##### Input material

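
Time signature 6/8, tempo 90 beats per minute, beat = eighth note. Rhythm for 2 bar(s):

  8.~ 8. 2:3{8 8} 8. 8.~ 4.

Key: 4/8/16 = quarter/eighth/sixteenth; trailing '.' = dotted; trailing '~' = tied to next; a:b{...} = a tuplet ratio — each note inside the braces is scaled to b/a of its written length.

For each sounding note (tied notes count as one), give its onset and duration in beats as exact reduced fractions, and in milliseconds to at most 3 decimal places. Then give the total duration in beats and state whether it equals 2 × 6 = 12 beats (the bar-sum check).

1) 0.0ms=0b +2000.0ms=3b
2) 2000.0ms=3b +1000.0ms=3/2b
3) 3000.0ms=9/2b +1000.0ms=3/2b
4) 4000.0ms=6b +1000.0ms=3/2b
5) 5000.0ms=15/2b +3000.0ms=9/2b
Σ=12b of 12 (90bpm 6/8) — PASS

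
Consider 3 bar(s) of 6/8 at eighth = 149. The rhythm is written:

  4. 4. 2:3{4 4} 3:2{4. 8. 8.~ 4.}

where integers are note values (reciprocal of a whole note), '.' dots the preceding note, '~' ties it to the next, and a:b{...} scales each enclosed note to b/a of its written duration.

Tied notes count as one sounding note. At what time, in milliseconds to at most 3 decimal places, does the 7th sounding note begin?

1. 0.0ms @ 0 + 1208.054ms (3)
2. 1208.054ms @ 3 + 1208.054ms (3)
3. 2416.107ms @ 6 + 1208.054ms (3)
4. 3624.161ms @ 9 + 1208.054ms (3)
5. 4832.215ms @ 12 + 805.369ms (2)
6. 5637.584ms @ 14 + 402.685ms (1)
7. 6040.268ms @ 15 + 1208.054ms (3)

note 7 onset = 15b = 6040.268ms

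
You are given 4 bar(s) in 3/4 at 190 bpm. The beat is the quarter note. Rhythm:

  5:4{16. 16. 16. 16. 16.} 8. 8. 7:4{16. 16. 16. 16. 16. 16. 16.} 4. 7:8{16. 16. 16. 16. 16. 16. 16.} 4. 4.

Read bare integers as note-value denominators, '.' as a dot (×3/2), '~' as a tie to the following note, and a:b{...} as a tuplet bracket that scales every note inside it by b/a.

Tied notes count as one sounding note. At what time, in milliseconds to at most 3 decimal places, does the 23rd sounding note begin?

note 23 onset = 9b = 2842.105ms

1. 0.0ms @ 0 + 94.737ms (3/10)
2. 94.737ms @ 3/10 + 94.737ms (3/10)
3. 189.474ms @ 3/5 + 94.737ms (3/10)
4. 284.211ms @ 9/10 + 94.737ms (3/10)
5. 378.947ms @ 6/5 + 94.737ms (3/10)
6. 473.684ms @ 3/2 + 236.842ms (3/4)
7. 710.526ms @ 9/4 + 236.842ms (3/4)
8. 947.368ms @ 3 + 67.669ms (3/14)
9. 1015.038ms @ 45/14 + 67.669ms (3/14)
10. 1082.707ms @ 24/7 + 67.669ms (3/14)
11. 1150.376ms @ 51/14 + 67.669ms (3/14)
12. 1218.045ms @ 27/7 + 67.669ms (3/14)
13. 1285.714ms @ 57/14 + 67.669ms (3/14)
14. 1353.383ms @ 30/7 + 67.669ms (3/14)
15. 1421.053ms @ 9/2 + 473.684ms (3/2)
16. 1894.737ms @ 6 + 135.338ms (3/7)
17. 2030.075ms @ 45/7 + 135.338ms (3/7)
18. 2165.414ms @ 48/7 + 135.338ms (3/7)
19. 2300.752ms @ 51/7 + 135.338ms (3/7)
20. 2436.09ms @ 54/7 + 135.338ms (3/7)
21. 2571.429ms @ 57/7 + 135.338ms (3/7)
22. 2706.767ms @ 60/7 + 135.338ms (3/7)
23. 2842.105ms @ 9 + 473.684ms (3/2)
24. 3315.789ms @ 21/2 + 473.684ms (3/2)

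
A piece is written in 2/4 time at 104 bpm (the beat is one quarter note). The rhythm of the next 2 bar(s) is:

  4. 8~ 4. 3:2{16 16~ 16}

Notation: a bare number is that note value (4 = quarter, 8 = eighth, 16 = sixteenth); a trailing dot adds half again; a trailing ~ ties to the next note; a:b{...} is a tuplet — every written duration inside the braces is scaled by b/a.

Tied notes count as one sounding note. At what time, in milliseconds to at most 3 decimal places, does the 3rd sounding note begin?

1. 0.0ms @ 0 + 865.385ms (3/2)
2. 865.385ms @ 3/2 + 1153.846ms (2)
3. 2019.231ms @ 7/2 + 96.154ms (1/6)
4. 2115.385ms @ 11/3 + 192.308ms (1/3)

note 3 onset = 7/2b = 2019.231ms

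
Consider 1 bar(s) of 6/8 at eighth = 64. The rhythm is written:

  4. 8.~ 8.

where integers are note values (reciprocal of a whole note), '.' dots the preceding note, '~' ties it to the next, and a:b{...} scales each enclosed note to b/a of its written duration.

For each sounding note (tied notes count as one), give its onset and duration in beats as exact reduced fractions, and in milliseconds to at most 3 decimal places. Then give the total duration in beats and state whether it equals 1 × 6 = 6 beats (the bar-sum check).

1) 0.0ms=0b +2812.5ms=3b
2) 2812.5ms=3b +2812.5ms=3b
Σ=6b of 6 (64bpm 6/8) — PASS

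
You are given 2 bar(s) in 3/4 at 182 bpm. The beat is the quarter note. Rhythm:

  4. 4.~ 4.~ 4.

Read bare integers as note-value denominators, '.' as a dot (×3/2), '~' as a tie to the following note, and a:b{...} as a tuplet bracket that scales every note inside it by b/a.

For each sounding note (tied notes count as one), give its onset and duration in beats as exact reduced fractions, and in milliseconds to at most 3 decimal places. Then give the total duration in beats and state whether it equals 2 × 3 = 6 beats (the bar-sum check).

1) 0.0ms=0b +494.505ms=3/2b
2) 494.505ms=3/2b +1483.516ms=9/2b
Σ=6b of 6 (182bpm 3/4) — PASS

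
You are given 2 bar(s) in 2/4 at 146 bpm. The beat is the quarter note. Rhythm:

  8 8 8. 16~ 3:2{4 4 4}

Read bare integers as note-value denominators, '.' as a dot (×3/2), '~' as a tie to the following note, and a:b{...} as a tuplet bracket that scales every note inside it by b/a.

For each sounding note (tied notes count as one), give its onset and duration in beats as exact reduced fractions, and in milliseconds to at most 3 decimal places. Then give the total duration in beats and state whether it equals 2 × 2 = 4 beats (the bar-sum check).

1) 0.0ms=0b +205.479ms=1/2b
2) 205.479ms=1/2b +205.479ms=1/2b
3) 410.959ms=1b +308.219ms=3/4b
4) 719.178ms=7/4b +376.712ms=11/12b
5) 1095.89ms=8/3b +273.973ms=2/3b
6) 1369.863ms=10/3b +273.973ms=2/3b
Σ=4b of 4 (146bpm 2/4) — PASS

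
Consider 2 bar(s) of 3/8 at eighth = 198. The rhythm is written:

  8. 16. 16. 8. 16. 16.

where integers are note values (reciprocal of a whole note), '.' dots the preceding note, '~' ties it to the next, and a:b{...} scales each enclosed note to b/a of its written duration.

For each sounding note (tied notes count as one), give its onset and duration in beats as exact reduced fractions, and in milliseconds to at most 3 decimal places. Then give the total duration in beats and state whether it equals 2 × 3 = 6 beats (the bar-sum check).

1) 0.0ms=0b +454.545ms=3/2b
2) 454.545ms=3/2b +227.273ms=3/4b
3) 681.818ms=9/4b +227.273ms=3/4b
4) 909.091ms=3b +454.545ms=3/2b
5) 1363.636ms=9/2b +227.273ms=3/4b
6) 1590.909ms=21/4b +227.273ms=3/4b
Σ=6b of 6 (198bpm 3/8) — PASS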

##########

### What is required
Write the entries again, exactly as they stand.

### Exercise response
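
Time signature 6/8, tempo 90 beats per minute, beat = eighth note. Rhythm for 2 bar(s):

  8.~ 8. 2:3{8 8} 8. 8.~ 4.

Key: 4/8/16 = quarter/eighth/sixteenth; trailing '.' = dotted; trailing '~' = tied to next; a:b{...} = a tuplet ratio — each note inside the braces is scaled to b/a of its written length.

For each sounding note (tied notes count as one), give its onset and duration in beats as exact reduced fractions, and in milliseconds to at most 3 decimal places. Then give the total duration in beats and state whether it equals 2 × 6 = 12 beats (the bar-sum check).

1) 0.0ms=0b +2000.0ms=3b
2) 2000.0ms=3b +1000.0ms=3/2b
3) 3000.0ms=9/2b +1000.0ms=3/2b
4) 4000.0ms=6b +1000.0ms=3/2b
5) 5000.0ms=15/2b +3000.0ms=9/2b
Σ=12b of 12 (90bpm 6/8) — PASS

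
Consider 3 bar(s) of 6/8 at eighth = 149. The rhythm is written:

  4. 4. 2:3{4 4} 3:2{4. 8. 8.~ 4.}

where integers are note values (reciprocal of a whole note), '.' dots the preceding note, '~' ties it to the next, and a:b{...} scales each enclosed note to b/a of its written duration.

Tied notes count as one sounding note. At what time, in milliseconds to at most 3 decimal places, does the 7th sounding note begin?

1. 0.0ms @ 0 + 1208.054ms (3)
2. 1208.054ms @ 3 + 1208.054ms (3)
3. 2416.107ms @ 6 + 1208.054ms (3)
4. 3624.161ms @ 9 + 1208.054ms (3)
5. 4832.215ms @ 12 + 805.369ms (2)
6. 5637.584ms @ 14 + 402.685ms (1)
7. 6040.268ms @ 15 + 1208.054ms (3)

note 7 onset = 15b = 6040.268ms

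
You are given 4 bar(s) in 3/4 at 190 bpm. The beat is the quarter note. Rhythm:

  5:4{16. 16. 16. 16. 16.} 8. 8. 7:4{16. 16. 16. 16. 16. 16. 16.} 4. 7:8{16. 16. 16. 16. 16. 16. 16.} 4. 4.

Read bare integers as note-value denominators, '.' as a dot (×3/2), '~' as a tie to the following note, and a:b{...} as a tuplet bracket that scales every note inside it by b/a.

Tied notes count as one sounding note. At what time, in milliseconds to at most 3 decimal places, does the 23rd sounding note begin?

note 23 onset = 9b = 2842.105ms

1. 0.0ms @ 0 + 94.737ms (3/10)
2. 94.737ms @ 3/10 + 94.737ms (3/10)
3. 189.474ms @ 3/5 + 94.737ms (3/10)
4. 284.211ms @ 9/10 + 94.737ms (3/10)
5. 378.947ms @ 6/5 + 94.737ms (3/10)
6. 473.684ms @ 3/2 + 236.842ms (3/4)
7. 710.526ms @ 9/4 + 236.842ms (3/4)
8. 947.368ms @ 3 + 67.669ms (3/14)
9. 1015.038ms @ 45/14 + 67.669ms (3/14)
10. 1082.707ms @ 24/7 + 67.669ms (3/14)
11. 1150.376ms @ 51/14 + 67.669ms (3/14)
12. 1218.045ms @ 27/7 + 67.669ms (3/14)
13. 1285.714ms @ 57/14 + 67.669ms (3/14)
14. 1353.383ms @ 30/7 + 67.669ms (3/14)
15. 1421.053ms @ 9/2 + 473.684ms (3/2)
16. 1894.737ms @ 6 + 135.338ms (3/7)
17. 2030.075ms @ 45/7 + 135.338ms (3/7)
18. 2165.414ms @ 48/7 + 135.338ms (3/7)
19. 2300.752ms @ 51/7 + 135.338ms (3/7)
20. 2436.09ms @ 54/7 + 135.338ms (3/7)
21. 2571.429ms @ 57/7 + 135.338ms (3/7)
22. 2706.767ms @ 60/7 + 135.338ms (3/7)
23. 2842.105ms @ 9 + 473.684ms (3/2)
24. 3315.789ms @ 21/2 + 473.684ms (3/2)

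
A piece is written in 2/4 time at 104 bpm (the beat is one quarter note). The rhythm of the next 2 bar(s) is:

  4. 8~ 4. 3:2{16 16~ 16}

Notation: a bare number is that note value (4 = quarter, 8 = eighth, 16 = sixteenth); a trailing dot adds half again; a trailing ~ ties to the next note; a:b{...} is a tuplet — every written duration inside the braces is scaled by b/a.

Tied notes count as one sounding note. At what time, in milliseconds to at most 3 decimal places, does the 3rd sounding note begin?

1. 0.0ms @ 0 + 865.385ms (3/2)
2. 865.385ms @ 3/2 + 1153.846ms (2)
3. 2019.231ms @ 7/2 + 96.154ms (1/6)
4. 2115.385ms @ 11/3 + 192.308ms (1/3)

note 3 onset = 7/2b = 2019.231ms

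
Consider 1 bar(s) of 6/8 at eighth = 64. The rhythm is written:

  4. 8.~ 8.

where integers are note values (reciprocal of a whole note), '.' dots the preceding note, '~' ties it to the next, and a:b{...} scales each enclosed note to b/a of its written duration.

For each sounding note (tied notes count as one), give its onset and duration in beats as exact reduced fractions, and in milliseconds to at most 3 decimal places. Then give the total duration in beats and state whether it equals 1 × 6 = 6 beats (the bar-sum check).

1) 0.0ms=0b +2812.5ms=3b
2) 2812.5ms=3b +2812.5ms=3b
Σ=6b of 6 (64bpm 6/8) — PASS

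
You are given 2 bar(s) in 3/4 at 182 bpm. The beat is the quarter note. Rhythm:

  4. 4.~ 4.~ 4.

Read bare integers as note-value denominators, '.' as a dot (×3/2), '~' as a tie to the following note, and a:b{...} as a tuplet bracket that scales every note inside it by b/a.

For each sounding note (tied notes count as one), give its onset and duration in beats as exact reduced fractions, and in milliseconds to at most 3 decimal places. Then give the total duration in beats and state whether it equals 2 × 3 = 6 beats (the bar-sum check).

1) 0.0ms=0b +494.505ms=3/2b
2) 494.505ms=3/2b +1483.516ms=9/2b
Σ=6b of 6 (182bpm 3/4) — PASS

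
You are given 2 bar(s) in 2/4 at 146 bpm. The beat is the quarter note. Rhythm:

  8 8 8. 16~ 3:2{4 4 4}

Read bare integers as note-value denominators, '.' as a dot (×3/2), '~' as a tie to the following note, and a:b{...} as a tuplet bracket that scales every note inside it by b/a.

For each sounding note (tied notes count as one), give its onset and duration in beats as exact reduced fractions, and in milliseconds to at most 3 decimal places. Then give the total duration in beats and state whether it equals 2 × 2 = 4 beats (the bar-sum check).

1) 0.0ms=0b +205.479ms=1/2b
2) 205.479ms=1/2b +205.479ms=1/2b
3) 410.959ms=1b +308.219ms=3/4b
4) 719.178ms=7/4b +376.712ms=11/12b
5) 1095.89ms=8/3b +273.973ms=2/3b
6) 1369.863ms=10/3b +273.973ms=2/3b
Σ=4b of 4 (146bpm 2/4) — PASS

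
Consider 2 bar(s) of 3/8 at eighth = 198. The rhythm is written:

  8. 16. 16. 8. 16. 16.

where integers are note values (reciprocal of a whole note), '.' dots the preceding note, '~' ties it to the next, and a:b{...} scales each enclosed note to b/a of its written duration.

For each sounding note (tied notes count as one), give its onset and duration in beats as exact reduced fractions, and in milliseconds to at most 3 decimal places. Then give the total duration in beats and state whether it equals 2 × 3 = 6 beats (the bar-sum check).

1) 0.0ms=0b +454.545ms=3/2b
2) 454.545ms=3/2b +227.273ms=3/4b
3) 681.818ms=9/4b +227.273ms=3/4b
4) 909.091ms=3b +454.545ms=3/2b
5) 1363.636ms=9/2b +227.273ms=3/4b
6) 1590.909ms=21/4b +227.273ms=3/4b
Σ=6b of 6 (198bpm 3/8) — PASS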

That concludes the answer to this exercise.